_TASK OBJECTIVE_
Your task is to print the listing exactly as it stands.

_AVAILABLE DATA_
# # # # # # #
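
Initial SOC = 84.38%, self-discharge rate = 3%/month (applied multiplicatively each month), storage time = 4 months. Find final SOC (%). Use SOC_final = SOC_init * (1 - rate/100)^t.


Monthly retention factor = 1 - 3/100 = 0.97
Over 4 months: factor^4 = 0.88529
SOC_final = 84.38 * 0.88529 = 74.70%

74.70%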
# # # # # # #
_EXERCISE ANSWER_
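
Initial SOC = 84.38%, self-discharge rate = 3%/month (applied multiplicatively each month), storage time = 4 months. Find final SOC (%). Use SOC_final = SOC_init * (1 - rate/100)^t.


Monthly retention factor = 1 - 3/100 = 0.97
Over 4 months: factor^4 = 0.88529
SOC_final = 84.38 * 0.88529 = 74.70%

74.70%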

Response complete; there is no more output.